── The records ──
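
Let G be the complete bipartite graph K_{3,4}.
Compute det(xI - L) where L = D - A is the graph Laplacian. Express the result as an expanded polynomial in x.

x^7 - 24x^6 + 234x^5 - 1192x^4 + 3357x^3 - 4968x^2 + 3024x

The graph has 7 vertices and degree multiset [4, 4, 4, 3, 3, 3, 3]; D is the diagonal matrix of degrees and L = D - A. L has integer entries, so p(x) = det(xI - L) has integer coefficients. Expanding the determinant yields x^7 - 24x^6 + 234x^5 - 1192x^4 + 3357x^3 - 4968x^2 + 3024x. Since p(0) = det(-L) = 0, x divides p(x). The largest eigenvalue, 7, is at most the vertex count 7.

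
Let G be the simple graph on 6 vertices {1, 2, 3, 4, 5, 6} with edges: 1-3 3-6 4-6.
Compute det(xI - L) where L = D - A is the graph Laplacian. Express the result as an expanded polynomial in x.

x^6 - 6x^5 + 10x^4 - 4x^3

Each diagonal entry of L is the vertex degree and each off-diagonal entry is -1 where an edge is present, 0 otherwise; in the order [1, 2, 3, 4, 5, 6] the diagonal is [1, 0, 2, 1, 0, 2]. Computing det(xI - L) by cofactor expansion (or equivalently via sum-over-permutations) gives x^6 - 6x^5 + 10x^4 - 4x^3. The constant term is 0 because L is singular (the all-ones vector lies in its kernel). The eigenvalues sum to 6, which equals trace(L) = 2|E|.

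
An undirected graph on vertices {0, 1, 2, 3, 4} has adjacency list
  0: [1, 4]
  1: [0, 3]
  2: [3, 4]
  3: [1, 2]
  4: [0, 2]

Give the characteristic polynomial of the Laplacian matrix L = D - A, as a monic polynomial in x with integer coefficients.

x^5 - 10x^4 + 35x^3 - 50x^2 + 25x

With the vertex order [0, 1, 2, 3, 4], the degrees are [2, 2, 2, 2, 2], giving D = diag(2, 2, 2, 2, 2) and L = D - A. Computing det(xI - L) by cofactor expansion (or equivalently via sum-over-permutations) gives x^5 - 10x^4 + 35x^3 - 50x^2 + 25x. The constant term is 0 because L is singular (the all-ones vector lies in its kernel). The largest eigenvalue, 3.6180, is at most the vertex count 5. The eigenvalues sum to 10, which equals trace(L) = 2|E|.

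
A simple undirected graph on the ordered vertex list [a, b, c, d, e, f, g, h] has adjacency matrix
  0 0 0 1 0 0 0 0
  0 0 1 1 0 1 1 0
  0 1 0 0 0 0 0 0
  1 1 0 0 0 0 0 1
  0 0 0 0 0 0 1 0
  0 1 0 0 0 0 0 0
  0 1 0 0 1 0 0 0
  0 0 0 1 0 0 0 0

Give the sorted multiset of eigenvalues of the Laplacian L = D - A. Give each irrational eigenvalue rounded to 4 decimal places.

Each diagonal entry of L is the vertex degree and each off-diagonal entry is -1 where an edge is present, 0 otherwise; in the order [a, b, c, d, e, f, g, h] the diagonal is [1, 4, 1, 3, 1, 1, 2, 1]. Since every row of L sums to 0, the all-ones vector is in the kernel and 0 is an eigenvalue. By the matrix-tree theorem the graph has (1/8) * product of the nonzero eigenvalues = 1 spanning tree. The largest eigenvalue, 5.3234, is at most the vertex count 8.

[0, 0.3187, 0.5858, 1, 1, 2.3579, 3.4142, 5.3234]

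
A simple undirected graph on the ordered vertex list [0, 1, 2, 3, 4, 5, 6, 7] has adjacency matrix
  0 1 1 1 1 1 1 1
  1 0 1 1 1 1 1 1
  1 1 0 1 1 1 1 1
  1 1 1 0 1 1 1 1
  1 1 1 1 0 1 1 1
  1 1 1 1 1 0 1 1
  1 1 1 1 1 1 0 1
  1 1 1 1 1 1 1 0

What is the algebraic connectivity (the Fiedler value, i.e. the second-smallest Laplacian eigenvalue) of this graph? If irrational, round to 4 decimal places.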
───
── The records ──
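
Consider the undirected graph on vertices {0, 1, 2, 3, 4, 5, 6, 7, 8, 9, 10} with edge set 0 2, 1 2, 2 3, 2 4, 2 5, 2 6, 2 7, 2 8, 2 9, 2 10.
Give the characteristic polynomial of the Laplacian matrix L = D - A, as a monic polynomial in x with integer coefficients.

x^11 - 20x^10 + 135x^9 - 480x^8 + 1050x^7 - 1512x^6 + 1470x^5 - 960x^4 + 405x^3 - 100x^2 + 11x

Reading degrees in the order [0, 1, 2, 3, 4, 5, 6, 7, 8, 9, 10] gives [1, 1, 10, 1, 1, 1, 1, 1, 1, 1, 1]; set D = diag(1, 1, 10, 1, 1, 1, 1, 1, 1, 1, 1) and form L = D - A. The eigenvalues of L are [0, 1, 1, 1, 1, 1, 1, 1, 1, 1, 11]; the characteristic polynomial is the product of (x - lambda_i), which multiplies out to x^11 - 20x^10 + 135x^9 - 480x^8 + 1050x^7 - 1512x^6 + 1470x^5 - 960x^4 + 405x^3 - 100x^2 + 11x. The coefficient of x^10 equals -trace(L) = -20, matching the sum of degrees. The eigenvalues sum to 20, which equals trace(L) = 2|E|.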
───
• **Assigned task**:
Using the material, show each line where the string "ordered" can be found.

• **Task output**:
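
A simple undirected graph on the ordered vertex list [a, b, c, d, e, f, g, h] has adjacency matrix
A simple undirected graph on the ordered vertex list [0, 1, 2, 3, 4, 5, 6, 7] has adjacency matrix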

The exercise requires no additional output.